##### RECORDS

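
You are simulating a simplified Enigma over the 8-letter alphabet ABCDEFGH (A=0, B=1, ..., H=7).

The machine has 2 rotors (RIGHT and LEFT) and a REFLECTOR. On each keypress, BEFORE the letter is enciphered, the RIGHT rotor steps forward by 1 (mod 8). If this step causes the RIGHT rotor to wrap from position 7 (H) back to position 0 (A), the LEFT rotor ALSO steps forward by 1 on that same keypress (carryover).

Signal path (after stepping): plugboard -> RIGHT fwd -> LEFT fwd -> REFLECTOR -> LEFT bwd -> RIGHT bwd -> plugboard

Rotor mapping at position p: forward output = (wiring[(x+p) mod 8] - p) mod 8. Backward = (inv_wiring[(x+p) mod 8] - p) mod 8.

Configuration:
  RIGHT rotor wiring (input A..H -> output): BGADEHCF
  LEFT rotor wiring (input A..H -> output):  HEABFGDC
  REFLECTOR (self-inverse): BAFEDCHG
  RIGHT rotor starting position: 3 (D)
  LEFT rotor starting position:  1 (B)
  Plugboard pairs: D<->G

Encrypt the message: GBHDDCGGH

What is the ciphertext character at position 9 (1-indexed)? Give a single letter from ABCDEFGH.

Char 1 ('G'): step: R->4, L=1; G->plug->D->R->B->L->H->refl->G->L'->H->R'->H->plug->H
Char 2 ('B'): step: R->5, L=1; B->plug->B->R->F->L->C->refl->F->L'->E->R'->D->plug->G
Char 3 ('H'): step: R->6, L=1; H->plug->H->R->B->L->H->refl->G->L'->H->R'->B->plug->B
Char 4 ('D'): step: R->7, L=1; D->plug->G->R->A->L->D->refl->E->L'->D->R'->H->plug->H
Char 5 ('D'): step: R->0, L->2 (L advanced); D->plug->G->R->C->L->D->refl->E->L'->D->R'->D->plug->G
Char 6 ('C'): step: R->1, L=2; C->plug->C->R->C->L->D->refl->E->L'->D->R'->D->plug->G
Char 7 ('G'): step: R->2, L=2; G->plug->D->R->F->L->A->refl->B->L'->E->R'->H->plug->H
Char 8 ('G'): step: R->3, L=2; G->plug->D->R->H->L->C->refl->F->L'->G->R'->F->plug->F
Char 9 ('H'): step: R->4, L=2; H->plug->H->R->H->L->C->refl->F->L'->G->R'->C->plug->C

C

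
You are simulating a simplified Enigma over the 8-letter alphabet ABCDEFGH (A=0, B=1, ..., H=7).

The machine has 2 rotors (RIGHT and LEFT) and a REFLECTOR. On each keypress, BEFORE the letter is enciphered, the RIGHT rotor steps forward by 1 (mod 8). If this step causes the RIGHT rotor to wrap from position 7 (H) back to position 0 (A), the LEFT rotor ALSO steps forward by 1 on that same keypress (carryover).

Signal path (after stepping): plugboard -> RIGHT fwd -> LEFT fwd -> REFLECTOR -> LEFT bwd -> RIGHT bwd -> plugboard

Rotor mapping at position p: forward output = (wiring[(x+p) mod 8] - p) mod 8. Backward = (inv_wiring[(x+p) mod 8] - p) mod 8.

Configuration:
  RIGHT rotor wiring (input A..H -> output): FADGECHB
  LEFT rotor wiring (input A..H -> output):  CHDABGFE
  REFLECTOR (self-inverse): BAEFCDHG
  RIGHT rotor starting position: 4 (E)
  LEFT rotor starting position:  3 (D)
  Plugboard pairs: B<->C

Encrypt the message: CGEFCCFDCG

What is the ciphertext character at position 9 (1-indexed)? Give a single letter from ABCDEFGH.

Char 1 ('C'): step: R->5, L=3; C->plug->B->R->C->L->D->refl->F->L'->A->R'->D->plug->D
Char 2 ('G'): step: R->6, L=3; G->plug->G->R->G->L->E->refl->C->L'->D->R'->B->plug->C
Char 3 ('E'): step: R->7, L=3; E->plug->E->R->H->L->A->refl->B->L'->E->R'->D->plug->D
Char 4 ('F'): step: R->0, L->4 (L advanced); F->plug->F->R->C->L->B->refl->A->L'->D->R'->C->plug->B
Char 5 ('C'): step: R->1, L=4; C->plug->B->R->C->L->B->refl->A->L'->D->R'->D->plug->D
Char 6 ('C'): step: R->2, L=4; C->plug->B->R->E->L->G->refl->H->L'->G->R'->H->plug->H
Char 7 ('F'): step: R->3, L=4; F->plug->F->R->C->L->B->refl->A->L'->D->R'->A->plug->A
Char 8 ('D'): step: R->4, L=4; D->plug->D->R->F->L->D->refl->F->L'->A->R'->A->plug->A
Char 9 ('C'): step: R->5, L=4; C->plug->B->R->C->L->B->refl->A->L'->D->R'->E->plug->E

E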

##########

● **INSTRUCTIONS TO FOLLOW**
Beginning with the line that has "REFLECTOR (self-inverse): BAFEDCHG" and ending with the line that has "Encrypt the message: GBHDDCGGH", set down the lines above exactly and include no others.

● **SOLUTION FOR THIS EXERCISE**
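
  REFLECTOR (self-inverse): BAFEDCHG
  RIGHT rotor starting position: 3 (D)
  LEFT rotor starting position:  1 (B)
  Plugboard pairs: D<->G

Encrypt the message: GBHDDCGGH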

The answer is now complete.